__Records supplied__:

*** Block opens ***

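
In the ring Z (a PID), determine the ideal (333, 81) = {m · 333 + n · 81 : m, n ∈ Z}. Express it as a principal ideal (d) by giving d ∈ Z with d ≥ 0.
(333, 81) = (9); d = 9

In the PID Z, (a, b) is generated by gcd(a, b). Compute gcd(333, 81) with the extended Euclidean algorithm, tracking rows (r, s, t) with s·333 + t·81 = r:
  row A: (333, 1, 0)   [1·333 + 0·81 = 333]
  row B: (81, 0, 1)   [0·333 + 1·81 = 81]
  333 = 4·81 + 9   → row C = row A − 4·row B = (9, 1, −4)   [check: 1·333 − 4·81 = 9]
  81 = 9·9 + 0   → remainder 0, stop. gcd = 9 (last nonzero row C).
So gcd(333, 81) = 9, with Bézout identity 1·333 − 4·81 = 9. Containment (⊇): the Bézout identity exhibits 9 as an element of (333, 81), giving (9) ⊆ (333, 81). Containment (⊆): since 9 | 333 and 9 | 81 (333 = 9·37, 81 = 9·9), every Z-linear combination of 333 and 81 is divisible by 9, so (333, 81) ⊆ (9). Therefore (333, 81) = (9), d = 9.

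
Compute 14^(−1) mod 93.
14^(−1) ≡ 20 (mod 93)

Apply the extended Euclidean algorithm to (93, 14), tracking rows (r, s, t) with s·93 + t·14 = r. Each division r_prev = q·r_cur + r_new produces the new row as (previous row) − q·(current row):
  row A: (93, 1, 0)   [1·93 + 0·14 = 93]
  row B: (14, 0, 1)   [0·93 + 1·14 = 14]
  93 = 6·14 + 9   → row C = row A − 6·row B = (9, 1, −6)   [check: 1·93 − 6·14 = 9]
  14 = 1·9 + 5   → row D = row B − 1·row C = (5, −1, 7)   [check: −1·93 + 7·14 = 5]
  9 = 1·5 + 4   → row E = row C − 1·row D = (4, 2, −13)   [check: 2·93 − 13·14 = 4]
  5 = 1·4 + 1   → row F = row D − 1·row E = (1, −3, 20)   [check: −3·93 + 20·14 = 1]
  4 = 4·1 + 0   → remainder 0, stop. gcd = 1 (last nonzero row F).
The gcd is 1, so 14 is invertible mod 93. The last nonzero row gives −3·93 + 20·14 = 1, so t = 20. So 14^(−1) ≡ 20 (mod 93). Verify: 14 · 20 = 280 ≡ 1 (mod 93). ✓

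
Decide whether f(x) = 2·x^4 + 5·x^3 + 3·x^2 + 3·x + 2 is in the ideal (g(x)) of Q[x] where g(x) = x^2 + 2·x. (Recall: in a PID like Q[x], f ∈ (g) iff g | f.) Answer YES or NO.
In Q[x] the ideal (g) consists of all multiples of g, so f ∈ (g) iff g | f, i.e. iff the remainder of f on division by g is 0. Divide f by g (g is monic, so eliminate the leading term of the running remainder at each step):
  leading term 2·x^4: subtract (2·x^2)·g(x) = 2·x^4 + 4·x^3, leaving x^3 + 3·x^2 + 3·x + 2
  leading term x^3: subtract (x)·g(x) = x^3 + 2·x^2, leaving x^2 + 3·x + 2
  leading term x^2: subtract (1)·g(x) = x^2 + 2·x, leaving x + 2
The remainder r(x) = x + 2 ≠ 0 (and deg r < deg g), so g ∤ f, i.e. f ∉ (g).

Final answer: NO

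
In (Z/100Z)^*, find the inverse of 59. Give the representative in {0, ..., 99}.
Apply the extended Euclidean algorithm to (100, 59), tracking rows (r, s, t) with s·100 + t·59 = r. Each division r_prev = q·r_cur + r_new produces the new row as (previous row) − q·(current row):
  row A: (100, 1, 0)   [1·100 + 0·59 = 100]
  row B: (59, 0, 1)   [0·100 + 1·59 = 59]
  100 = 1·59 + 41   → row C = row A − 1·row B = (41, 1, −1)   [check: 1·100 − 1·59 = 41]
  59 = 1·41 + 18   → row D = row B − 1·row C = (18, −1, 2)   [check: −1·100 + 2·59 = 18]
  41 = 2·18 + 5   → row E = row C − 2·row D = (5, 3, −5)   [check: 3·100 − 5·59 = 5]
  18 = 3·5 + 3   → row F = row D − 3·row E = (3, −10, 17)   [check: −10·100 + 17·59 = 3]
  5 = 1·3 + 2   → row G = row E − 1·row F = (2, 13, −22)   [check: 13·100 − 22·59 = 2]
  3 = 1·2 + 1   → row H = row F − 1·row G = (1, −23, 39)   [check: −23·100 + 39·59 = 1]
  2 = 2·1 + 0   → remainder 0, stop. gcd = 1 (last nonzero row H).
The gcd is 1, so 59 is invertible mod 100. The last nonzero row gives −23·100 + 39·59 = 1, so t = 39. So 59^(−1) ≡ 39 (mod 100). Verify: 59 · 39 = 2301 ≡ 1 (mod 100). ✓

Final answer: 59^(−1) ≡ 39 (mod 100)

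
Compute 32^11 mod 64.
0

Use repeated squaring. Binary(11) = 1011. Walk through the bits of the exponent 11 left-to-right: at each bit after the leading one, square the running value, then multiply by 32 if the bit is 1 (always reducing mod 64):
  bit 1 = 1 (leading): start with 32.
  bit 2 = 0: square 32^2 = 1024 ≡ 0 (mod 64).
  bit 3 = 1: square 0^2 = 0; bit is 1, so multiply 0·32 = 0 (mod 64).
  bit 4 = 1: square 0^2 = 0; bit is 1, so multiply 0·32 = 0 (mod 64).
Final value: 32^11 ≡ 0 (mod 64).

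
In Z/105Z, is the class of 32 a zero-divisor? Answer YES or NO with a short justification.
gcd(32, 105) = 1, so 32 is a unit in Z/105Z (it has a multiplicative inverse). A unit cannot be a zero-divisor: if 32·b ≡ 0 then multiplying both sides by 32^(−1) gives b ≡ 0. So 32 is not a zero-divisor.

Final answer: NO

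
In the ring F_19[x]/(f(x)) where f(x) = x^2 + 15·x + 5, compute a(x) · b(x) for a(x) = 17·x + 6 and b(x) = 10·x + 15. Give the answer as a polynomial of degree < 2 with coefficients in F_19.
Multiply as integer polynomials: a · b = 170·x^2 + 315·x + 90. Reducing coefficients mod 19: a · b ≡ 18·x^2 + 11·x + 14. Now divide by f(x) = x^2 + 15·x + 5 in F_19[x], eliminating the leading term at each step:
  leading term 18·x^2: subtract (18)·f(x) = 18·x^2 + 4·x + 14, leaving 7·x (coefficients mod 19)
The degree is now < 2, so this is the remainder. Hence a · b ≡ 7·x in F_19[x]/(f).

Final answer: a · b ≡ 7·x (mod f(x))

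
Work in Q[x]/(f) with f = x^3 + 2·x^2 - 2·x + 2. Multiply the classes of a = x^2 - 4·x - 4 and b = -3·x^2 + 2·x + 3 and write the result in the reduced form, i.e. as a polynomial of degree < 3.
First multiply in Q[x] without reducing: a · b = -3·x^4 + 14·x^3 + 7·x^2 - 20·x - 12. Now divide by f(x) = x^3 + 2·x^2 - 2·x + 2, eliminating the leading term at each step:
  leading term -3·x^4: subtract (-3·x)·f(x) = -3·x^4 - 6·x^3 + 6·x^2 - 6·x, leaving 20·x^3 + x^2 - 14·x - 12
  leading term 20·x^3: subtract (20)·f(x) = 20·x^3 + 40·x^2 - 40·x + 40, leaving -39·x^2 + 26·x - 52
The degree is now < 3, so this is the remainder. Hence a · b ≡ -39·x^2 + 26·x - 52 in Q[x]/(f).

Final answer: a · b ≡ -39·x^2 + 26·x - 52 (mod f(x))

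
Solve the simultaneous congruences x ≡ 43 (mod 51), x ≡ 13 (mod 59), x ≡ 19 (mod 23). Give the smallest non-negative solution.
The moduli 51, 59, 23 are pairwise coprime, so by the CRT there is a unique solution mod 51·59·23 = 69207.
Solve by successive substitution. Start with x ≡ 43 (mod 51).
  Combine with x ≡ 13 (mod 59): write x = 43 + 51·t and require 43 + 51·t ≡ 13 (mod 59), i.e. 51·t ≡ 13 − 43 ≡ 29 (mod 59). Since 51^(−1) ≡ 22 (mod 59), t ≡ 22·29 ≡ 48 (mod 59). So x ≡ 43 + 51·48 = 2491 (mod 3009).
  Combine with x ≡ 19 (mod 23): write x = 2491 + 3009·t and require 2491 + 3009·t ≡ 19 (mod 23), i.e. 3009·t ≡ 19 − 2491 ≡ 12 (mod 23). Since 3009^(−1) ≡ 17 (mod 23) (3009 ≡ 19 (mod 23)), t ≡ 17·12 ≡ 20 (mod 23). So x ≡ 2491 + 3009·20 = 62671 (mod 69207).
Unique solution in [0, 69207): x = 62671.

Final answer: x ≡ 62671 (mod 69207); the representative in [0, 69207) is 62671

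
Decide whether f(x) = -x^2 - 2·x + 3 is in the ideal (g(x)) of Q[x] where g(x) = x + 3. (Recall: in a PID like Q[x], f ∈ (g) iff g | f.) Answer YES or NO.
YES

In Q[x] the ideal (g) consists of all multiples of g, so f ∈ (g) iff g | f, i.e. iff the remainder of f on division by g is 0. Divide f by g (g is monic, so eliminate the leading term of the running remainder at each step):
  leading term -x^2: subtract (-x)·g(x) = -x^2 - 3·x, leaving x + 3
  leading term x: subtract (1)·g(x) = x + 3, leaving 0
The remainder is 0, so f(x) = g(x) · h(x) with h(x) = 1 - x. Hence g | f, i.e. f ∈ (g).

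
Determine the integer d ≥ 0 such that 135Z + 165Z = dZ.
In the PID Z, (a, b) is generated by gcd(a, b). Compute gcd(165, 135) with the extended Euclidean algorithm, tracking rows (r, s, t) with s·165 + t·135 = r:
  row A: (165, 1, 0)   [1·165 + 0·135 = 165]
  row B: (135, 0, 1)   [0·165 + 1·135 = 135]
  165 = 1·135 + 30   → row C = row A − 1·row B = (30, 1, −1)   [check: 1·165 − 1·135 = 30]
  135 = 4·30 + 15   → row D = row B − 4·row C = (15, −4, 5)   [check: −4·165 + 5·135 = 15]
  30 = 2·15 + 0   → remainder 0, stop. gcd = 15 (last nonzero row D).
So gcd(135, 165) = 15, with Bézout identity −4·165 + 5·135 = 15. Containment (⊇): the Bézout identity exhibits 15 as an element of (135, 165), giving (15) ⊆ (135, 165). Containment (⊆): since 15 | 135 and 15 | 165 (135 = 15·9, 165 = 15·11), every Z-linear combination of 135 and 165 is divisible by 15, so (135, 165) ⊆ (15). Therefore (135, 165) = (15), d = 15.

Final answer: (135, 165) = (15); d = 15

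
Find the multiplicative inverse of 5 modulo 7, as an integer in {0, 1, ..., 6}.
5^(−1) ≡ 3 (mod 7)

Apply the extended Euclidean algorithm to (7, 5), tracking rows (r, s, t) with s·7 + t·5 = r. Each division r_prev = q·r_cur + r_new produces the new row as (previous row) − q·(current row):
  row A: (7, 1, 0)   [1·7 + 0·5 = 7]
  row B: (5, 0, 1)   [0·7 + 1·5 = 5]
  7 = 1·5 + 2   → row C = row A − 1·row B = (2, 1, −1)   [check: 1·7 − 1·5 = 2]
  5 = 2·2 + 1   → row D = row B − 2·row C = (1, −2, 3)   [check: −2·7 + 3·5 = 1]
  2 = 2·1 + 0   → remainder 0, stop. gcd = 1 (last nonzero row D).
The gcd is 1, so 5 is invertible mod 7. The last nonzero row gives −2·7 + 3·5 = 1, so t = 3. So 5^(−1) ≡ 3 (mod 7). Verify: 5 · 3 = 15 ≡ 1 (mod 7). ✓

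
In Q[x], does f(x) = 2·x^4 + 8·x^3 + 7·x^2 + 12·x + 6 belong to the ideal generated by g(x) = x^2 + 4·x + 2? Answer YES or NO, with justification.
YES

In Q[x] the ideal (g) consists of all multiples of g, so f ∈ (g) iff g | f, i.e. iff the remainder of f on division by g is 0. Divide f by g (g is monic, so eliminate the leading term of the running remainder at each step):
  leading term 2·x^4: subtract (2·x^2)·g(x) = 2·x^4 + 8·x^3 + 4·x^2, leaving 3·x^2 + 12·x + 6
  leading term 3·x^2: subtract (3)·g(x) = 3·x^2 + 12·x + 6, leaving 0
The remainder is 0, so f(x) = g(x) · h(x) with h(x) = 2·x^2 + 3. Hence g | f, i.e. f ∈ (g).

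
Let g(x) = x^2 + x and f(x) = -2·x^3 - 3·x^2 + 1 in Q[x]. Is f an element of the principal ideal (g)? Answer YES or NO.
NO

In Q[x] the ideal (g) consists of all multiples of g, so f ∈ (g) iff g | f, i.e. iff the remainder of f on division by g is 0. Divide f by g (g is monic, so eliminate the leading term of the running remainder at each step):
  leading term -2·x^3: subtract (-2·x)·g(x) = -2·x^3 - 2·x^2, leaving 1 - x^2
  leading term -x^2: subtract (-1)·g(x) = -x^2 - x, leaving x + 1
The remainder r(x) = x + 1 ≠ 0 (and deg r < deg g), so g ∤ f, i.e. f ∉ (g).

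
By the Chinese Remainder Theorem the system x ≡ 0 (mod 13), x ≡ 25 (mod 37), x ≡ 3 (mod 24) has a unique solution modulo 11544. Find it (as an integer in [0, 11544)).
x ≡ 9867 (mod 11544); the representative in [0, 11544) is 9867

The moduli 13, 37, 24 are pairwise coprime, so by the CRT there is a unique solution mod 13·37·24 = 11544.
Solve by successive substitution. Start with x ≡ 0 (mod 13).
  Combine with x ≡ 25 (mod 37): write x = 13·t and require 13·t ≡ 25 (mod 37). Since 13^(−1) ≡ 20 (mod 37), t ≡ 20·25 ≡ 19 (mod 37). So x ≡ 13·19 = 247 (mod 481).
  Combine with x ≡ 3 (mod 24): write x = 247 + 481·t and require 247 + 481·t ≡ 3 (mod 24), i.e. 481·t ≡ 3 − 247 ≡ 20 (mod 24). Since 481^(−1) ≡ 1 (mod 24) (481 ≡ 1 (mod 24)), t ≡ 1·20 ≡ 20 (mod 24). So x ≡ 247 + 481·20 = 9867 (mod 11544).
Unique solution in [0, 11544): x = 9867.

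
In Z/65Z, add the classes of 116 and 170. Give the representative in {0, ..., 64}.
Reduce the summands first: 116 ≡ 51, 170 ≡ 40 (mod 65), so 116 + 170 ≡ 51 + 40 (mod 65). 51 + 40 = 91; 91 = 1·65 + 26, so (116 + 170) mod 65 = 26.

Final answer: 26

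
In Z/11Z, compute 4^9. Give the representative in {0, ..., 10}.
3

Use repeated squaring. Binary(9) = 1001. Walk through the bits of the exponent 9 left-to-right: at each bit after the leading one, square the running value, then multiply by 4 if the bit is 1 (always reducing mod 11):
  bit 1 = 1 (leading): start with 4.
  bit 2 = 0: square 4^2 = 16 ≡ 5 (mod 11).
  bit 3 = 0: square 5^2 = 25 ≡ 3 (mod 11).
  bit 4 = 1: square 3^2 = 9; bit is 1, so multiply 9·4 = 36 ≡ 3 (mod 11).
Final value: 4^9 ≡ 3 (mod 11).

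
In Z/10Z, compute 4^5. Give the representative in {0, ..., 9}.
4

Use repeated squaring. Binary(5) = 101. Walk through the bits of the exponent 5 left-to-right: at each bit after the leading one, square the running value, then multiply by 4 if the bit is 1 (always reducing mod 10):
  bit 1 = 1 (leading): start with 4.
  bit 2 = 0: square 4^2 = 16 ≡ 6 (mod 10).
  bit 3 = 1: square 6^2 = 36 ≡ 6; bit is 1, so multiply 6·4 = 24 ≡ 4 (mod 10).
Final value: 4^5 ≡ 4 (mod 10).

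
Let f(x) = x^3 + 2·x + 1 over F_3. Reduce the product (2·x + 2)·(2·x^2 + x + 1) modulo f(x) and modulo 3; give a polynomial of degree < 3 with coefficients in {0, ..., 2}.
Multiply as integer polynomials: a · b = 4·x^3 + 6·x^2 + 4·x + 2. Reducing coefficients mod 3: a · b ≡ x^3 + x + 2. Now divide by f(x) = x^3 + 2·x + 1 in F_3[x], eliminating the leading term at each step:
  leading term x^3: subtract (1)·f(x) = x^3 + 2·x + 1, leaving 2·x + 1 (coefficients mod 3)
The degree is now < 3, so this is the remainder. Hence a · b ≡ 2·x + 1 in F_3[x]/(f).

Final answer: a · b ≡ 2·x + 1 (mod f(x))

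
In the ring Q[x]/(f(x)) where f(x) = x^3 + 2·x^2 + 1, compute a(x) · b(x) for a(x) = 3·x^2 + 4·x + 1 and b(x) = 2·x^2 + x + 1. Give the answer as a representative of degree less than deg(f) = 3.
First multiply in Q[x] without reducing: a · b = 6·x^4 + 11·x^3 + 9·x^2 + 5·x + 1. Now divide by f(x) = x^3 + 2·x^2 + 1, eliminating the leading term at each step:
  leading term 6·x^4: subtract (6·x)·f(x) = 6·x^4 + 12·x^3 + 6·x, leaving -x^3 + 9·x^2 - x + 1
  leading term -x^3: subtract (-1)·f(x) = -x^3 - 2·x^2 - 1, leaving 11·x^2 - x + 2
The degree is now < 3, so this is the remainder. Hence a · b ≡ 11·x^2 - x + 2 in Q[x]/(f).

Final answer: a · b ≡ 11·x^2 - x + 2 (mod f(x))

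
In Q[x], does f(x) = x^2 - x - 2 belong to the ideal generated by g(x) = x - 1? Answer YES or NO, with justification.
In Q[x] the ideal (g) consists of all multiples of g, so f ∈ (g) iff g | f, i.e. iff the remainder of f on division by g is 0. Divide f by g (g is monic, so eliminate the leading term of the running remainder at each step):
  leading term x^2: subtract (x)·g(x) = x^2 - x, leaving -2
The remainder r(x) = -2 ≠ 0 (and deg r < deg g), so g ∤ f, i.e. f ∉ (g).

Final answer: NO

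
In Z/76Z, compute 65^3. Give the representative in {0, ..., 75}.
Use repeated squaring. Binary(3) = 11. Walk through the bits of the exponent 3 left-to-right: at each bit after the leading one, square the running value, then multiply by 65 if the bit is 1 (always reducing mod 76):
  bit 1 = 1 (leading): start with 65.
  bit 2 = 1: square 65^2 = 4225 ≡ 45; bit is 1, so multiply 45·65 = 2925 ≡ 37 (mod 76).
Final value: 65^3 ≡ 37 (mod 76).

Final answer: 37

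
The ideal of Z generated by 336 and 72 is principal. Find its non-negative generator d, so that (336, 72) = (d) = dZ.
In the PID Z, (a, b) is generated by gcd(a, b). Compute gcd(336, 72) with the extended Euclidean algorithm, tracking rows (r, s, t) with s·336 + t·72 = r:
  row A: (336, 1, 0)   [1·336 + 0·72 = 336]
  row B: (72, 0, 1)   [0·336 + 1·72 = 72]
  336 = 4·72 + 48   → row C = row A − 4·row B = (48, 1, −4)   [check: 1·336 − 4·72 = 48]
  72 = 1·48 + 24   → row D = row B − 1·row C = (24, −1, 5)   [check: −1·336 + 5·72 = 24]
  48 = 2·24 + 0   → remainder 0, stop. gcd = 24 (last nonzero row D).
So gcd(336, 72) = 24, with Bézout identity −1·336 + 5·72 = 24. Containment (⊇): the Bézout identity exhibits 24 as an element of (336, 72), giving (24) ⊆ (336, 72). Containment (⊆): since 24 | 336 and 24 | 72 (336 = 24·14, 72 = 24·3), every Z-linear combination of 336 and 72 is divisible by 24, so (336, 72) ⊆ (24). Therefore (336, 72) = (24), d = 24.

Final answer: (336, 72) = (24); d = 24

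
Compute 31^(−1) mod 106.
31^(−1) ≡ 65 (mod 106)

Apply the extended Euclidean algorithm to (106, 31), tracking rows (r, s, t) with s·106 + t·31 = r. Each division r_prev = q·r_cur + r_new produces the new row as (previous row) − q·(current row):
  row A: (106, 1, 0)   [1·106 + 0·31 = 106]
  row B: (31, 0, 1)   [0·106 + 1·31 = 31]
  106 = 3·31 + 13   → row C = row A − 3·row B = (13, 1, −3)   [check: 1·106 − 3·31 = 13]
  31 = 2·13 + 5   → row D = row B − 2·row C = (5, −2, 7)   [check: −2·106 + 7·31 = 5]
  13 = 2·5 + 3   → row E = row C − 2·row D = (3, 5, −17)   [check: 5·106 − 17·31 = 3]
  5 = 1·3 + 2   → row F = row D − 1·row E = (2, −7, 24)   [check: −7·106 + 24·31 = 2]
  3 = 1·2 + 1   → row G = row E − 1·row F = (1, 12, −41)   [check: 12·106 − 41·31 = 1]
  2 = 2·1 + 0   → remainder 0, stop. gcd = 1 (last nonzero row G).
The gcd is 1, so 31 is invertible mod 106. The last nonzero row gives 12·106 − 41·31 = 1, so t = −41. So 31^(−1) ≡ −41 ≡ 65 (mod 106). Verify: 31 · 65 = 2015 ≡ 1 (mod 106). ✓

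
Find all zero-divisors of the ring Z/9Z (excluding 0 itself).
An element a ∈ Z/9Z (with a ≠ 0) is a zero-divisor iff gcd(a, 9) > 1 (because a is a unit precisely when gcd(a, n) = 1, and in Z/nZ every nonzero, non-unit element is a zero-divisor). Scan a = 1, ..., 8 and keep those with gcd(a, 9) > 1:
  gcd(3, 9) = 3, gcd(6, 9) = 3.
All other a ∈ {1, ..., 8} have gcd(a, 9) = 1 and are units. So the nonzero zero-divisors are exactly the 2 values of a appearing in this scan.

Final answer: nonzero zero-divisors of Z/9Z = {3, 6}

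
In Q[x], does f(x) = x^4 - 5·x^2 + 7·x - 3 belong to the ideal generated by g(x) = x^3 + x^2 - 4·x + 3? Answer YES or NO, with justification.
YES

In Q[x] the ideal (g) consists of all multiples of g, so f ∈ (g) iff g | f, i.e. iff the remainder of f on division by g is 0. Divide f by g (g is monic, so eliminate the leading term of the running remainder at each step):
  leading term x^4: subtract (x)·g(x) = x^4 + x^3 - 4·x^2 + 3·x, leaving -x^3 - x^2 + 4·x - 3
  leading term -x^3: subtract (-1)·g(x) = -x^3 - x^2 + 4·x - 3, leaving 0
The remainder is 0, so f(x) = g(x) · h(x) with h(x) = x - 1. Hence g | f, i.e. f ∈ (g).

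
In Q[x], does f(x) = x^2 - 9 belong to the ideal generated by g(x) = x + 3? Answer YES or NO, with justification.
YES

In Q[x] the ideal (g) consists of all multiples of g, so f ∈ (g) iff g | f, i.e. iff the remainder of f on division by g is 0. Divide f by g (g is monic, so eliminate the leading term of the running remainder at each step):
  leading term x^2: subtract (x)·g(x) = x^2 + 3·x, leaving -3·x - 9
  leading term -3·x: subtract (-3)·g(x) = -3·x - 9, leaving 0
The remainder is 0, so f(x) = g(x) · h(x) with h(x) = x - 3. Hence g | f, i.e. f ∈ (g).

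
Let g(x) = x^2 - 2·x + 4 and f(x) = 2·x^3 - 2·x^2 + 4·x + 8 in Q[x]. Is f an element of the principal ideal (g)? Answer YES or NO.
YES

In Q[x] the ideal (g) consists of all multiples of g, so f ∈ (g) iff g | f, i.e. iff the remainder of f on division by g is 0. Divide f by g (g is monic, so eliminate the leading term of the running remainder at each step):
  leading term 2·x^3: subtract (2·x)·g(x) = 2·x^3 - 4·x^2 + 8·x, leaving 2·x^2 - 4·x + 8
  leading term 2·x^2: subtract (2)·g(x) = 2·x^2 - 4·x + 8, leaving 0
The remainder is 0, so f(x) = g(x) · h(x) with h(x) = 2·x + 2. Hence g | f, i.e. f ∈ (g).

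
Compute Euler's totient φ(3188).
φ(3188) = 1592

φ is multiplicative, with φ(p^e) = p^e − p^(e−1). Factorise 3188 = 2^2 · 797. Then
  φ(3188) = (2^2 − 2^1) · (797 − 1) = 2 · 796 = 1592.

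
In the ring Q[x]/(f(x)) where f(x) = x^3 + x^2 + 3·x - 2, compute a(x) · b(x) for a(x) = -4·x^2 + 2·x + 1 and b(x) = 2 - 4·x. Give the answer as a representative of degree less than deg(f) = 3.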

*** Block closes ***

__Assignment__: The required answer is the line with "Compute Euler's totient φ(3188)." plus every line after it to the end of the entries above, transcribed exactly.

__Worked solution__:
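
Compute Euler's totient φ(3188).
φ(3188) = 1592

φ is multiplicative, with φ(p^e) = p^e − p^(e−1). Factorise 3188 = 2^2 · 797. Then
  φ(3188) = (2^2 − 2^1) · (797 − 1) = 2 · 796 = 1592.

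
In the ring Q[x]/(f(x)) where f(x) = x^3 + x^2 + 3·x - 2, compute a(x) · b(x) for a(x) = -4·x^2 + 2·x + 1 and b(x) = 2 - 4·x. Give the answer as a representative of degree less than deg(f) = 3.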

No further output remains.